§ Input data:

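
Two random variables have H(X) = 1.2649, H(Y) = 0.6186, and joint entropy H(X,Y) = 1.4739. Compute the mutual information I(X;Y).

I(X;Y) = H(X) + H(Y) - H(X,Y)
I(X;Y) = 1.2649 + 0.6186 - 1.4739 = 0.4096 bits


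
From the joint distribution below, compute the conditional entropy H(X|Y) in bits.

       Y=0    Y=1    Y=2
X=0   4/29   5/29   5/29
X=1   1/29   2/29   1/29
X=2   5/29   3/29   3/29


H(X|Y) = Σ_y p(y) H(X|Y=y)
  p(Y=0) = 10/29, H(X|Y=0) = 1.3610
  p(Y=1) = 10/29, H(X|Y=1) = 1.4855
  p(Y=2) = 9/29, H(X|Y=2) = 1.3516
H(X|Y) = 0.3448×1.3610 + 0.3448×1.4855 + 0.3103×1.3516 = 1.4010 bits


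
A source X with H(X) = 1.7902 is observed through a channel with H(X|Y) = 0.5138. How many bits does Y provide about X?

I(X;Y) = H(X) - H(X|Y)
I(X;Y) = 1.7902 - 0.5138 = 1.2764 bits


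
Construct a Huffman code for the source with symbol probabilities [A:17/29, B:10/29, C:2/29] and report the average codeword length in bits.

Huffman tree construction:
Combine smallest probabilities repeatedly
Resulting codes:
  A: 1 (length 1)
  B: 01 (length 2)
  C: 00 (length 2)
Average length = Σ p(s) × length(s) = 1.4138 bits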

§ Work task: Please give the data again in full, exactly as written.

§ Result of the exercise:
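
Two random variables have H(X) = 1.2649, H(Y) = 0.6186, and joint entropy H(X,Y) = 1.4739. Compute the mutual information I(X;Y).

I(X;Y) = H(X) + H(Y) - H(X,Y)
I(X;Y) = 1.2649 + 0.6186 - 1.4739 = 0.4096 bits


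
From the joint distribution below, compute the conditional entropy H(X|Y) in bits.

       Y=0    Y=1    Y=2
X=0   4/29   5/29   5/29
X=1   1/29   2/29   1/29
X=2   5/29   3/29   3/29


H(X|Y) = Σ_y p(y) H(X|Y=y)
  p(Y=0) = 10/29, H(X|Y=0) = 1.3610
  p(Y=1) = 10/29, H(X|Y=1) = 1.4855
  p(Y=2) = 9/29, H(X|Y=2) = 1.3516
H(X|Y) = 0.3448×1.3610 + 0.3448×1.4855 + 0.3103×1.3516 = 1.4010 bits


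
A source X with H(X) = 1.7902 is observed through a channel with H(X|Y) = 0.5138. How many bits does Y provide about X?

I(X;Y) = H(X) - H(X|Y)
I(X;Y) = 1.7902 - 0.5138 = 1.2764 bits


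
Construct a Huffman code for the source with symbol probabilities [A:17/29, B:10/29, C:2/29] and report the average codeword length in bits.

Huffman tree construction:
Combine smallest probabilities repeatedly
Resulting codes:
  A: 1 (length 1)
  B: 01 (length 2)
  C: 00 (length 2)
Average length = Σ p(s) × length(s) = 1.4138 bits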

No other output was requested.